YOUR OBJECTIVE: Go to the line containing "Consider 3 departments" in the records below and print it and every following line exactly, on through the line containing "Dorne | 8237 |", then stop.

Items from a data source

──────────────────────────────

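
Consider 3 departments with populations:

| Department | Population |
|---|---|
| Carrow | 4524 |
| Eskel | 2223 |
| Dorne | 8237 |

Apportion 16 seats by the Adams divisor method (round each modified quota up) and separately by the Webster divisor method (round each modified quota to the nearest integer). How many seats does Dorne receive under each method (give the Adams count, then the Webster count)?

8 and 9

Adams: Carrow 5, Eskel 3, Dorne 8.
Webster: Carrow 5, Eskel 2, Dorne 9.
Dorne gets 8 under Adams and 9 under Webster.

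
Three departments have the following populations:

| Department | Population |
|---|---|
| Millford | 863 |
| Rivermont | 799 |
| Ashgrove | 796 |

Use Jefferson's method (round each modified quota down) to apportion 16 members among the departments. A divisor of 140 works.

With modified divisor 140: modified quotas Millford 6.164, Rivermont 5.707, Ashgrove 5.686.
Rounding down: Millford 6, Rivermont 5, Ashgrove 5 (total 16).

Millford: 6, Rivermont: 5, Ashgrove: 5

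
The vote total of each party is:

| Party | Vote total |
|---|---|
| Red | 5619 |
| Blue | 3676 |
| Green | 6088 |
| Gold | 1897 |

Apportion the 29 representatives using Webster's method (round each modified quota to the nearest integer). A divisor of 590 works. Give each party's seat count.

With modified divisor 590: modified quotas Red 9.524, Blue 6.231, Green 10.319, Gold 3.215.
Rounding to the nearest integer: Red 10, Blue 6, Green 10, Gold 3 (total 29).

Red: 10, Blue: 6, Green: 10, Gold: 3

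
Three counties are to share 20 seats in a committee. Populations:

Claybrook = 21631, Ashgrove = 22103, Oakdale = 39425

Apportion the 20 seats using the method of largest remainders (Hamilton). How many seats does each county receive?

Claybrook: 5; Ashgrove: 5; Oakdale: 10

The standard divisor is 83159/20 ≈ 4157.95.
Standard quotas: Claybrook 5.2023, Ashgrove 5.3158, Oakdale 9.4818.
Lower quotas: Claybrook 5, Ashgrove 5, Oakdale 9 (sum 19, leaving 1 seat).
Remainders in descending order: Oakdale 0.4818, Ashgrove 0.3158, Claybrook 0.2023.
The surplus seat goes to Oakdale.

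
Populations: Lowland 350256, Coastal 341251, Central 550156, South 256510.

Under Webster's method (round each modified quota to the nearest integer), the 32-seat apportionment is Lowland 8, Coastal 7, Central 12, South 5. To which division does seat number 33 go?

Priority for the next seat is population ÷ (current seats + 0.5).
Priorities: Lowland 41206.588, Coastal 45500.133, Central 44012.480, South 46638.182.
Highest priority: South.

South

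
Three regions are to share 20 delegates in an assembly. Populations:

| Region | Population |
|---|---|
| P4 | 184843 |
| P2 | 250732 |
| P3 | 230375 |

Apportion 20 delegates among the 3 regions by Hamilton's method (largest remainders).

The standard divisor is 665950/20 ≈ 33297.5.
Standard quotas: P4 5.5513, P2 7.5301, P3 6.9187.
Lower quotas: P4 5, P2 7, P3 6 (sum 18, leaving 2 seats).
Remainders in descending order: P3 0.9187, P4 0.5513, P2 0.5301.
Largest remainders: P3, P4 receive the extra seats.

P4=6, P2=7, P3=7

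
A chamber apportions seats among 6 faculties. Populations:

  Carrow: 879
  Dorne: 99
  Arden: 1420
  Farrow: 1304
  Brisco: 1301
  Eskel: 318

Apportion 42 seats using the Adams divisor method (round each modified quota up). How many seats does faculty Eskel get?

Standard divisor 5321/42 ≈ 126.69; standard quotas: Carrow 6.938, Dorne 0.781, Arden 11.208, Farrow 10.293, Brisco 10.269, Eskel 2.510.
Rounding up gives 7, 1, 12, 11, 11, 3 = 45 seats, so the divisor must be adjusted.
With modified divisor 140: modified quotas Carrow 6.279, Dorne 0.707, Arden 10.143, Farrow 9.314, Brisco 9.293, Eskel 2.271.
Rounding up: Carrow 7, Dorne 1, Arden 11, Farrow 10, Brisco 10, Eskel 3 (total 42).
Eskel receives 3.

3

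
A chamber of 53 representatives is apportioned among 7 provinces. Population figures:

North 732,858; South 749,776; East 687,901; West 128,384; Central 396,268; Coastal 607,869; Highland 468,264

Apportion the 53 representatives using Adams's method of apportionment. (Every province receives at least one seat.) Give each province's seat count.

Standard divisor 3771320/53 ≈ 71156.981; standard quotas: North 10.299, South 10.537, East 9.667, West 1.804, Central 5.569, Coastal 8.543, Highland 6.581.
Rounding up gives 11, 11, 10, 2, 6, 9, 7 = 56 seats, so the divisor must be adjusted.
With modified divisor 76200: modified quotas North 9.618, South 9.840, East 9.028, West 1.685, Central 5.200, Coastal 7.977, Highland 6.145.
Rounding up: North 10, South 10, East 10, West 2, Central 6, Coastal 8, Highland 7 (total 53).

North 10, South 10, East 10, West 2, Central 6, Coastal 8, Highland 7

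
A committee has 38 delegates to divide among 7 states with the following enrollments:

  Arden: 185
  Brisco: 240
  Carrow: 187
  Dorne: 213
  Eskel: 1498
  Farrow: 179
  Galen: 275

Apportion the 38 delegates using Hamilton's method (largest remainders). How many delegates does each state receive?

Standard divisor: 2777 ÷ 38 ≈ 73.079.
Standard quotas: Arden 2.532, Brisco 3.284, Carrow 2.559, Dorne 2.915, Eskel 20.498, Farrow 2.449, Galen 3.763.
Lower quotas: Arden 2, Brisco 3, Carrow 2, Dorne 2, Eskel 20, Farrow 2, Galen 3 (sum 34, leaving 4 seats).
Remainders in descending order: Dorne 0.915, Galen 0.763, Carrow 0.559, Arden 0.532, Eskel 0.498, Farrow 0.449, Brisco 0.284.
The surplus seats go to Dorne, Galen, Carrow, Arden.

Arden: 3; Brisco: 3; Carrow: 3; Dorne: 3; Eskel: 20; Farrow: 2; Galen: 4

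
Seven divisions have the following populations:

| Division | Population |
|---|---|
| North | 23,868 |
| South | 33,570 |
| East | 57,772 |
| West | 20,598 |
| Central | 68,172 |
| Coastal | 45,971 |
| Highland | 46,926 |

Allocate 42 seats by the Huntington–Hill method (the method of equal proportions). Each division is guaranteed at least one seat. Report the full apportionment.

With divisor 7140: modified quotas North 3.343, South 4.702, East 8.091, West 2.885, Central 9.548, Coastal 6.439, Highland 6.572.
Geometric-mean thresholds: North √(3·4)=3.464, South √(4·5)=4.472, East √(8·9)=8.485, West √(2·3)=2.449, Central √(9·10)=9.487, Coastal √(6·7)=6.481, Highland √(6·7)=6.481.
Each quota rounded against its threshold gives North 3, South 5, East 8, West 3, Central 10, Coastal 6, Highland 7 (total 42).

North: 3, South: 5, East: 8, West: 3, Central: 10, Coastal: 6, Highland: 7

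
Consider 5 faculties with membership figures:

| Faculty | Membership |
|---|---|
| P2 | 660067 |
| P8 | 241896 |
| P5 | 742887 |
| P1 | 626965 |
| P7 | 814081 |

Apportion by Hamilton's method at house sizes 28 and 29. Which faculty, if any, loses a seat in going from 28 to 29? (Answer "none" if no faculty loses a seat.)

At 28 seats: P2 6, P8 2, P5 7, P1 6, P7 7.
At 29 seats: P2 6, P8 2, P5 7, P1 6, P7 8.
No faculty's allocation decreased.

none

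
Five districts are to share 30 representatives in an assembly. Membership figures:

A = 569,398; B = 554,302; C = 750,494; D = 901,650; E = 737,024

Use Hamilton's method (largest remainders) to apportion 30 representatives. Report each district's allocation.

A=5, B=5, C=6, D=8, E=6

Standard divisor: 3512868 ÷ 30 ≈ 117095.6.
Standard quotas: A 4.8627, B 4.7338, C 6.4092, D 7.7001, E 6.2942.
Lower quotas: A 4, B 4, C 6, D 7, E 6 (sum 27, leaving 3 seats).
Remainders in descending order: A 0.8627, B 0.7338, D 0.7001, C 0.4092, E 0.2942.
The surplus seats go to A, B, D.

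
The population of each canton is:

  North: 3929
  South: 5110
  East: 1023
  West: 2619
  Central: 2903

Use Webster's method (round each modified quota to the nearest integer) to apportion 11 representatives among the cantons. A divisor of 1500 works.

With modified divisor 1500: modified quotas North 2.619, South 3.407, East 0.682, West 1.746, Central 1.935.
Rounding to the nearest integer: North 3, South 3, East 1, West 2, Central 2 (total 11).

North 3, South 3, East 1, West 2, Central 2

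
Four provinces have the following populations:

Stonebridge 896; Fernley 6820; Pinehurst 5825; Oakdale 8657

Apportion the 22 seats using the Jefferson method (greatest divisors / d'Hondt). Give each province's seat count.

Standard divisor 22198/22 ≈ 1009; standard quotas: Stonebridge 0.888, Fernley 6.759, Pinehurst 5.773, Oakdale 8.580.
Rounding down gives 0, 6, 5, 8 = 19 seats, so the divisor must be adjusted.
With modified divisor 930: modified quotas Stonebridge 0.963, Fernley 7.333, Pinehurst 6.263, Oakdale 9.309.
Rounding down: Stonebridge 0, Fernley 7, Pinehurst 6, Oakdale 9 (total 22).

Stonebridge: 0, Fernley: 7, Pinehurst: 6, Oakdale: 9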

──────────────────────────────

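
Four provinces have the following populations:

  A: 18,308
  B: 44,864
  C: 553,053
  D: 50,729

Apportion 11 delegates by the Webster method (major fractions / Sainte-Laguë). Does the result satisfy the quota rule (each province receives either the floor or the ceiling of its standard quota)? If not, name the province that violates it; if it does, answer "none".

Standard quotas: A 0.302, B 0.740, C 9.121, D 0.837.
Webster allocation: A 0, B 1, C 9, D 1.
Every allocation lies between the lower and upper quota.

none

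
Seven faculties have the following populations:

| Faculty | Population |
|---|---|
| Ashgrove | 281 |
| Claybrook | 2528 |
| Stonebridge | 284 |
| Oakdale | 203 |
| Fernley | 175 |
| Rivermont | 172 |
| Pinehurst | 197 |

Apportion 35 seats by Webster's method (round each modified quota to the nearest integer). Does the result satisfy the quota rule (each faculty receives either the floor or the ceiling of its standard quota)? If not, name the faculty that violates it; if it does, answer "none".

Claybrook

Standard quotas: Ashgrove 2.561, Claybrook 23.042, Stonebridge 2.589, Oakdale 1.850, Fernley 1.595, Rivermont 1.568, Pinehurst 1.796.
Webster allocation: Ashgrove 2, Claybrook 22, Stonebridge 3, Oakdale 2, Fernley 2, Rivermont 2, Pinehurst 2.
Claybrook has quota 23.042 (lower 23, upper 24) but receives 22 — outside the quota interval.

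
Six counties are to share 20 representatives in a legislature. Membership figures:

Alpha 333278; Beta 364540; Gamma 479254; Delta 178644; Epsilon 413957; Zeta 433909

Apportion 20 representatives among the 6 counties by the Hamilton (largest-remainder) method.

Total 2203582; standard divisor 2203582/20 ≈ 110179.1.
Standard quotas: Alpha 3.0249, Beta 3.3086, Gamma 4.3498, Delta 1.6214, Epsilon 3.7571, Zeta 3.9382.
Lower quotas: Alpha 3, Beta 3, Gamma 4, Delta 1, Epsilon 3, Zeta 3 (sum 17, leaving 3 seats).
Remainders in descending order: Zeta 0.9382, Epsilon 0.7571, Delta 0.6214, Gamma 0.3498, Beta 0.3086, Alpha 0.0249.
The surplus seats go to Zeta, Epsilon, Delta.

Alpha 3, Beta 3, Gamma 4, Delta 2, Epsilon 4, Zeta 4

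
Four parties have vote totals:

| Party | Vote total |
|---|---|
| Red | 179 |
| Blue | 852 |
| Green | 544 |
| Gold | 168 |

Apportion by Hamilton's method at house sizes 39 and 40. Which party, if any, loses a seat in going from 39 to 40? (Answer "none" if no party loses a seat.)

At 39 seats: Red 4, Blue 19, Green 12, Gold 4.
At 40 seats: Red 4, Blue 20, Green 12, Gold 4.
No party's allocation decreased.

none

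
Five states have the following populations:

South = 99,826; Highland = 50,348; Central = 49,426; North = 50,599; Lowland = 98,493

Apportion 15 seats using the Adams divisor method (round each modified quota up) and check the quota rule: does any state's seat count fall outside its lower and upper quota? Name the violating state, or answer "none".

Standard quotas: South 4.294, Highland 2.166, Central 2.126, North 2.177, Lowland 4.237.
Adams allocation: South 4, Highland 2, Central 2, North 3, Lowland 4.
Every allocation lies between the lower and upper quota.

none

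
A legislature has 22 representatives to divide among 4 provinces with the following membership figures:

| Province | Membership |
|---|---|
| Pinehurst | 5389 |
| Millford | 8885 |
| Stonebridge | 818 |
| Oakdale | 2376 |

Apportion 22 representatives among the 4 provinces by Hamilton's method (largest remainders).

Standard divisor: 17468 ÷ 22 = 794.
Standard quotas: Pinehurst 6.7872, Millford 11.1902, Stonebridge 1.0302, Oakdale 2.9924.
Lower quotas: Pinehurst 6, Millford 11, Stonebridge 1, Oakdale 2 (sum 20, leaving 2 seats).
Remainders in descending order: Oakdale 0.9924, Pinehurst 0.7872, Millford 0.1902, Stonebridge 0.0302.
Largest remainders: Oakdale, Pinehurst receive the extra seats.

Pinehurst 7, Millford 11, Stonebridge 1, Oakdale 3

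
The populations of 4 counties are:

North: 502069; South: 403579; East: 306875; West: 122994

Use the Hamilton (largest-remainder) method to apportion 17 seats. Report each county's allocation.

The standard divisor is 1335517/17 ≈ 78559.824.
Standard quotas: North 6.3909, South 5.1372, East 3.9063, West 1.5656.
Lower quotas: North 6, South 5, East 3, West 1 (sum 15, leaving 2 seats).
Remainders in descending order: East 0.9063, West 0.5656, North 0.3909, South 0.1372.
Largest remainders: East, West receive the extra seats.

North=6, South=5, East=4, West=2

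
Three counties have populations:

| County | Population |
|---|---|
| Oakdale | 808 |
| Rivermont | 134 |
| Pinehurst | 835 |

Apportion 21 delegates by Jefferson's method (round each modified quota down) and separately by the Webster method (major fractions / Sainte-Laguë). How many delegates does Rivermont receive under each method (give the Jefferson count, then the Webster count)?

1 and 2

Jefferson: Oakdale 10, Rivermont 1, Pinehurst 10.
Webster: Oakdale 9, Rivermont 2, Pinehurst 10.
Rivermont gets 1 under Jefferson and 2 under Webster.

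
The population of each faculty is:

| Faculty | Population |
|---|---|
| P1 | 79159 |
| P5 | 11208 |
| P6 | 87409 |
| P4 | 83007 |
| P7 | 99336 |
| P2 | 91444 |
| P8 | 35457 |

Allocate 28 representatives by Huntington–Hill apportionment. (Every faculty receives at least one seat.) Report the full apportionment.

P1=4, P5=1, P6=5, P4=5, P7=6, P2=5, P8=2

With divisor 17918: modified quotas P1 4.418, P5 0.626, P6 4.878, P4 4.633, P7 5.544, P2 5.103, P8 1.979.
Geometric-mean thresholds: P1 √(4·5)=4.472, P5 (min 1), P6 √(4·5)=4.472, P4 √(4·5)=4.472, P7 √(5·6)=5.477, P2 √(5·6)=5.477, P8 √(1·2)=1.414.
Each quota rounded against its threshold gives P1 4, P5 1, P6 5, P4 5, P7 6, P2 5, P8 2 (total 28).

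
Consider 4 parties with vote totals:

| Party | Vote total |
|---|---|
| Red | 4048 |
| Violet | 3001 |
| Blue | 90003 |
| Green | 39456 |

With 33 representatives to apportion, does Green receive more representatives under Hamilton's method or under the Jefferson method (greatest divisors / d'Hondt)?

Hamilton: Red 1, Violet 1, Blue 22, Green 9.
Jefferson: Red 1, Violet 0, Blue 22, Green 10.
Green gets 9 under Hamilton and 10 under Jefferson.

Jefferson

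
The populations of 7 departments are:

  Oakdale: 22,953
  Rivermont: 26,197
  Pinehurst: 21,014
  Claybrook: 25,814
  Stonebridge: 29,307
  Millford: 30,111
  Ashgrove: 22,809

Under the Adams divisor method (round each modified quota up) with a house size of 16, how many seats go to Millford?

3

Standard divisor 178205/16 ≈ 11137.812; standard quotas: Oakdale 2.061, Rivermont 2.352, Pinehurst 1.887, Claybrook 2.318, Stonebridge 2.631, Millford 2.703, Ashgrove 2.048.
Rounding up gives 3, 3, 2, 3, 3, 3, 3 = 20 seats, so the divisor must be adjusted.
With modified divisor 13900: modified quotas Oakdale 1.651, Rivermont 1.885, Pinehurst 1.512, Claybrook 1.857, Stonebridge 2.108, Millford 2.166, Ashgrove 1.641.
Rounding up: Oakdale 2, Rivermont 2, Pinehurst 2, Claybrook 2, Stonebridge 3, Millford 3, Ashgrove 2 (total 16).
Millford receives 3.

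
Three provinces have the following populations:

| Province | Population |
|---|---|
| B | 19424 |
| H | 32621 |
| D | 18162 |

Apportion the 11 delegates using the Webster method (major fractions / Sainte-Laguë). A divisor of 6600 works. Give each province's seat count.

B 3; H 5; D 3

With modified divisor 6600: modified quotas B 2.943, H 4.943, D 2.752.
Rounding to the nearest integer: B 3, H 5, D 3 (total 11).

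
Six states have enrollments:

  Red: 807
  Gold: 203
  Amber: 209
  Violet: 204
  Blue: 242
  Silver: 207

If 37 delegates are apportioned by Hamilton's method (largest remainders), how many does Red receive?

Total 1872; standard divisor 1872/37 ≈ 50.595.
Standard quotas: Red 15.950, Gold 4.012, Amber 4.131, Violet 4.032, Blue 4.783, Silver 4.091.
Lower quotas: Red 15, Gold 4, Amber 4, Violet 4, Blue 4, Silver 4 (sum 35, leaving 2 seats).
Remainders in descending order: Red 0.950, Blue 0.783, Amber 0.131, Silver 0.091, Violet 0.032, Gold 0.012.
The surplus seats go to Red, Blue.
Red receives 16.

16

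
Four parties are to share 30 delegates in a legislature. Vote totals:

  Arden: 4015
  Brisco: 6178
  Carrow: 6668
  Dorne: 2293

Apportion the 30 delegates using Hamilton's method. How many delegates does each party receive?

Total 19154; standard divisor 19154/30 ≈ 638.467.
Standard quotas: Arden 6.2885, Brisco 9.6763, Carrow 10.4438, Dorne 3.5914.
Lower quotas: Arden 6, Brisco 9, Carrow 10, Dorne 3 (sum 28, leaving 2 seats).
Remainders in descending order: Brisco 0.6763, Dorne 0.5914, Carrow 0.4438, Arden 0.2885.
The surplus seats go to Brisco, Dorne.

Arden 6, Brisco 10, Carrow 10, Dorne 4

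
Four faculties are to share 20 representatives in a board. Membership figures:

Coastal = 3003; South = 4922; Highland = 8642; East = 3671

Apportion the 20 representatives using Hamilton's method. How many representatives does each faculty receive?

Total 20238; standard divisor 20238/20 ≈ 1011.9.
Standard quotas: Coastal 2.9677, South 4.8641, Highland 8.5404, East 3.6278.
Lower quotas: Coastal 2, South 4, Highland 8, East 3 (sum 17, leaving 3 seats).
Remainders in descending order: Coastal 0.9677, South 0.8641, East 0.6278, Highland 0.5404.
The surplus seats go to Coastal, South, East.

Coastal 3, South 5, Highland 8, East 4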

──────────────────────────────

ANSWER SPACE:
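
Consider 3 departments with populations:

| Department | Population |
|---|---|
| Carrow | 4524 |
| Eskel | 2223 |
| Dorne | 8237 |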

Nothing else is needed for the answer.